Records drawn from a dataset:

■ ■ ■

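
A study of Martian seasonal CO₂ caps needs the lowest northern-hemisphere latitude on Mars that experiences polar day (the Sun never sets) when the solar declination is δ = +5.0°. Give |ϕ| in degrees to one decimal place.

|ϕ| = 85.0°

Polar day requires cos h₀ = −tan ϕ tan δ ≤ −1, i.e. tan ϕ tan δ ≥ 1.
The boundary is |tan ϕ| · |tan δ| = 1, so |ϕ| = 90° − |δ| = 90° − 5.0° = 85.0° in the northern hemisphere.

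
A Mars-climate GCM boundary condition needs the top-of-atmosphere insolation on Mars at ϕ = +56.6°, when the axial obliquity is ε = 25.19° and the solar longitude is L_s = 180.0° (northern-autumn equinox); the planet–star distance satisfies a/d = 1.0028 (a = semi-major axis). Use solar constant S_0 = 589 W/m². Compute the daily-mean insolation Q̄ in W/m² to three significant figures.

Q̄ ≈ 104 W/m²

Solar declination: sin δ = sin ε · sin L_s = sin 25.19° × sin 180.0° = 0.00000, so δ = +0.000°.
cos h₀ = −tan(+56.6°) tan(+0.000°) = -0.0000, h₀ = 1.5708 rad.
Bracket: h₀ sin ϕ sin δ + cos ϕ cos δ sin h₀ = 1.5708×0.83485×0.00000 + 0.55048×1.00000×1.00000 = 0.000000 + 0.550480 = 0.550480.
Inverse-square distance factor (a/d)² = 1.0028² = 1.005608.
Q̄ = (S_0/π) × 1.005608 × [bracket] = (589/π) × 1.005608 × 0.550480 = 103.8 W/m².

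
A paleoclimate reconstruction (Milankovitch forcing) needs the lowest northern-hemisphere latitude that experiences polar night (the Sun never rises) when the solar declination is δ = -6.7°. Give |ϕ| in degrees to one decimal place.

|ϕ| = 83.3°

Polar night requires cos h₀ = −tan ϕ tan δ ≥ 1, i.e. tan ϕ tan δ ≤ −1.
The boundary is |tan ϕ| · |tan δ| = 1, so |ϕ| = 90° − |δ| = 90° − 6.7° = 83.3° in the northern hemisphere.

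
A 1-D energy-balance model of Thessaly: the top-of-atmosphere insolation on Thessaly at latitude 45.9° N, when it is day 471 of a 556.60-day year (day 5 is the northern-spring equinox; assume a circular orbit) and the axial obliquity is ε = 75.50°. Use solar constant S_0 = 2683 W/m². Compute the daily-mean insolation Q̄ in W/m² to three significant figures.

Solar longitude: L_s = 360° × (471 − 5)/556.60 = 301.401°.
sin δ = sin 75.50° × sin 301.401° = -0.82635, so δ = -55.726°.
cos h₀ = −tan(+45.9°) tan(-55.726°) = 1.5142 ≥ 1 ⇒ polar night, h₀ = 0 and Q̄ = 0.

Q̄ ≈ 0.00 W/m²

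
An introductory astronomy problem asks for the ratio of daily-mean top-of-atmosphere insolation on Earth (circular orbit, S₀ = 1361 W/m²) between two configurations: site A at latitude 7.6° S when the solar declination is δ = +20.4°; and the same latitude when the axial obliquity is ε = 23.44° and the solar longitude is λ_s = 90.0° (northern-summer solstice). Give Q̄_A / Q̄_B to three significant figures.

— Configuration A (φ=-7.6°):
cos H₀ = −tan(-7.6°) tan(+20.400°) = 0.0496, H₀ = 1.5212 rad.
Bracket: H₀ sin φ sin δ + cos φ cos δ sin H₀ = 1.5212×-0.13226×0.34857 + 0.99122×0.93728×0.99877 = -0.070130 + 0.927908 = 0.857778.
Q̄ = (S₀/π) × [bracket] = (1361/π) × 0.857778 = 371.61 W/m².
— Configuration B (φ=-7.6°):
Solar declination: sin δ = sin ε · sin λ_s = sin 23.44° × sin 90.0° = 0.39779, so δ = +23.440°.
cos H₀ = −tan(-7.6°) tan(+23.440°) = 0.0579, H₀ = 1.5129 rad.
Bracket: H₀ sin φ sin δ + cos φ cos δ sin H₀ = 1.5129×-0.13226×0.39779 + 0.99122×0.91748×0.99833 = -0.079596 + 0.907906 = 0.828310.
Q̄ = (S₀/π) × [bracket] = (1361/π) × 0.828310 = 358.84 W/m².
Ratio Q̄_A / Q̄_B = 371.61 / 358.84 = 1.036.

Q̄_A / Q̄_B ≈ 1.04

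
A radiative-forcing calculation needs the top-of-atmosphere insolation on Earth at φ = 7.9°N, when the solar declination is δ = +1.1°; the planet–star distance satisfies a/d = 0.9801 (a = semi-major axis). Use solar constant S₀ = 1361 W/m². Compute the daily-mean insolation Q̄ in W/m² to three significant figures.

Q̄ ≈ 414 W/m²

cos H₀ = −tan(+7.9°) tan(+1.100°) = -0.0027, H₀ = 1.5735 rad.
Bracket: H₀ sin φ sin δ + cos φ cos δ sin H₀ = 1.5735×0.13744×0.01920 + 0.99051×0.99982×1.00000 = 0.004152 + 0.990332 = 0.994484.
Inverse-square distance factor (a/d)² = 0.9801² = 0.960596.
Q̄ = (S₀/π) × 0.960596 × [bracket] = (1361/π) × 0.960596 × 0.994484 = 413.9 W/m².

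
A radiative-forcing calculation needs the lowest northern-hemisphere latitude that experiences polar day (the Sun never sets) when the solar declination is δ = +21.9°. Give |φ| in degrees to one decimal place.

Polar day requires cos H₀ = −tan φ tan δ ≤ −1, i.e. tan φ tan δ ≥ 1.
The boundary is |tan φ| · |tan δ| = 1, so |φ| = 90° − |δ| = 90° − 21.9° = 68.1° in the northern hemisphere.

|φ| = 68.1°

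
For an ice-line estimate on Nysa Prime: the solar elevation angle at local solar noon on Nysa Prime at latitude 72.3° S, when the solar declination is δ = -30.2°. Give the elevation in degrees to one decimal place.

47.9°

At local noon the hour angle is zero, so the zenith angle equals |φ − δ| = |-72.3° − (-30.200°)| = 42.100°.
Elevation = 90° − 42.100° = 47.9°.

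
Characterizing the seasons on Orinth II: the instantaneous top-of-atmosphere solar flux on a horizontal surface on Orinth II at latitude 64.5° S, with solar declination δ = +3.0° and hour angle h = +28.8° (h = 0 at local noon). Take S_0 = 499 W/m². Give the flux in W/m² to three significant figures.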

■ ■ ■

--- Task objective ---
Return all the data above once more, precisely as given.

--- Answer to this task ---
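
A study of Martian seasonal CO₂ caps needs the lowest northern-hemisphere latitude on Mars that experiences polar day (the Sun never sets) when the solar declination is δ = +5.0°. Give |ϕ| in degrees to one decimal place.

|ϕ| = 85.0°

Polar day requires cos h₀ = −tan ϕ tan δ ≤ −1, i.e. tan ϕ tan δ ≥ 1.
The boundary is |tan ϕ| · |tan δ| = 1, so |ϕ| = 90° − |δ| = 90° − 5.0° = 85.0° in the northern hemisphere.

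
A Mars-climate GCM boundary condition needs the top-of-atmosphere insolation on Mars at ϕ = +56.6°, when the axial obliquity is ε = 25.19° and the solar longitude is L_s = 180.0° (northern-autumn equinox); the planet–star distance satisfies a/d = 1.0028 (a = semi-major axis). Use solar constant S_0 = 589 W/m². Compute the daily-mean insolation Q̄ in W/m² to three significant figures.

Q̄ ≈ 104 W/m²

Solar declination: sin δ = sin ε · sin L_s = sin 25.19° × sin 180.0° = 0.00000, so δ = +0.000°.
cos h₀ = −tan(+56.6°) tan(+0.000°) = -0.0000, h₀ = 1.5708 rad.
Bracket: h₀ sin ϕ sin δ + cos ϕ cos δ sin h₀ = 1.5708×0.83485×0.00000 + 0.55048×1.00000×1.00000 = 0.000000 + 0.550480 = 0.550480.
Inverse-square distance factor (a/d)² = 1.0028² = 1.005608.
Q̄ = (S_0/π) × 1.005608 × [bracket] = (589/π) × 1.005608 × 0.550480 = 103.8 W/m².

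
A paleoclimate reconstruction (Milankovitch forcing) needs the lowest northern-hemisphere latitude that experiences polar night (the Sun never rises) when the solar declination is δ = -6.7°. Give |ϕ| in degrees to one decimal place.

|ϕ| = 83.3°

Polar night requires cos h₀ = −tan ϕ tan δ ≥ 1, i.e. tan ϕ tan δ ≤ −1.
The boundary is |tan ϕ| · |tan δ| = 1, so |ϕ| = 90° − |δ| = 90° − 6.7° = 83.3° in the northern hemisphere.

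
A 1-D energy-balance model of Thessaly: the top-of-atmosphere insolation on Thessaly at latitude 45.9° N, when it is day 471 of a 556.60-day year (day 5 is the northern-spring equinox; assume a circular orbit) and the axial obliquity is ε = 75.50°. Use solar constant S_0 = 2683 W/m². Compute the daily-mean insolation Q̄ in W/m² to three significant figures.

Solar longitude: L_s = 360° × (471 − 5)/556.60 = 301.401°.
sin δ = sin 75.50° × sin 301.401° = -0.82635, so δ = -55.726°.
cos h₀ = −tan(+45.9°) tan(-55.726°) = 1.5142 ≥ 1 ⇒ polar night, h₀ = 0 and Q̄ = 0.

Q̄ ≈ 0.00 W/m²

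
An introductory astronomy problem asks for the ratio of daily-mean top-of-atmosphere insolation on Earth (circular orbit, S₀ = 1361 W/m²) between two configurations: site A at latitude 7.6° S when the solar declination is δ = +20.4°; and the same latitude when the axial obliquity is ε = 23.44° and the solar longitude is λ_s = 90.0° (northern-summer solstice). Give Q̄_A / Q̄_B to three significant figures.

— Configuration A (φ=-7.6°):
cos H₀ = −tan(-7.6°) tan(+20.400°) = 0.0496, H₀ = 1.5212 rad.
Bracket: H₀ sin φ sin δ + cos φ cos δ sin H₀ = 1.5212×-0.13226×0.34857 + 0.99122×0.93728×0.99877 = -0.070130 + 0.927908 = 0.857778.
Q̄ = (S₀/π) × [bracket] = (1361/π) × 0.857778 = 371.61 W/m².
— Configuration B (φ=-7.6°):
Solar declination: sin δ = sin ε · sin λ_s = sin 23.44° × sin 90.0° = 0.39779, so δ = +23.440°.
cos H₀ = −tan(-7.6°) tan(+23.440°) = 0.0579, H₀ = 1.5129 rad.
Bracket: H₀ sin φ sin δ + cos φ cos δ sin H₀ = 1.5129×-0.13226×0.39779 + 0.99122×0.91748×0.99833 = -0.079596 + 0.907906 = 0.828310.
Q̄ = (S₀/π) × [bracket] = (1361/π) × 0.828310 = 358.84 W/m².
Ratio Q̄_A / Q̄_B = 371.61 / 358.84 = 1.036.

Q̄_A / Q̄_B ≈ 1.04

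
A radiative-forcing calculation needs the top-of-atmosphere insolation on Earth at φ = 7.9°N, when the solar declination is δ = +1.1°; the planet–star distance satisfies a/d = 0.9801 (a = semi-major axis). Use solar constant S₀ = 1361 W/m². Compute the daily-mean insolation Q̄ in W/m² to three significant figures.

Q̄ ≈ 414 W/m²

cos H₀ = −tan(+7.9°) tan(+1.100°) = -0.0027, H₀ = 1.5735 rad.
Bracket: H₀ sin φ sin δ + cos φ cos δ sin H₀ = 1.5735×0.13744×0.01920 + 0.99051×0.99982×1.00000 = 0.004152 + 0.990332 = 0.994484.
Inverse-square distance factor (a/d)² = 0.9801² = 0.960596.
Q̄ = (S₀/π) × 0.960596 × [bracket] = (1361/π) × 0.960596 × 0.994484 = 413.9 W/m².

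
A radiative-forcing calculation needs the lowest northern-hemisphere latitude that experiences polar day (the Sun never sets) when the solar declination is δ = +21.9°. Give |φ| in degrees to one decimal place.

Polar day requires cos H₀ = −tan φ tan δ ≤ −1, i.e. tan φ tan δ ≥ 1.
The boundary is |tan φ| · |tan δ| = 1, so |φ| = 90° − |δ| = 90° − 21.9° = 68.1° in the northern hemisphere.

|φ| = 68.1°

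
For an ice-line estimate on Nysa Prime: the solar elevation angle at local solar noon on Nysa Prime at latitude 72.3° S, when the solar declination is δ = -30.2°. Give the elevation in degrees to one decimal place.

47.9°

At local noon the hour angle is zero, so the zenith angle equals |φ − δ| = |-72.3° − (-30.200°)| = 42.100°.
Elevation = 90° − 42.100° = 47.9°.

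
Characterizing the seasons on Orinth II: the instantaneous top-of-atmosphere solar flux on a horizontal surface on Orinth II at latitude 64.5° S, with solar declination δ = +3.0° and hour angle h = +28.8° (h = 0 at local noon). Take S_0 = 499 W/m². Give the flux in W/m² to three significant figures.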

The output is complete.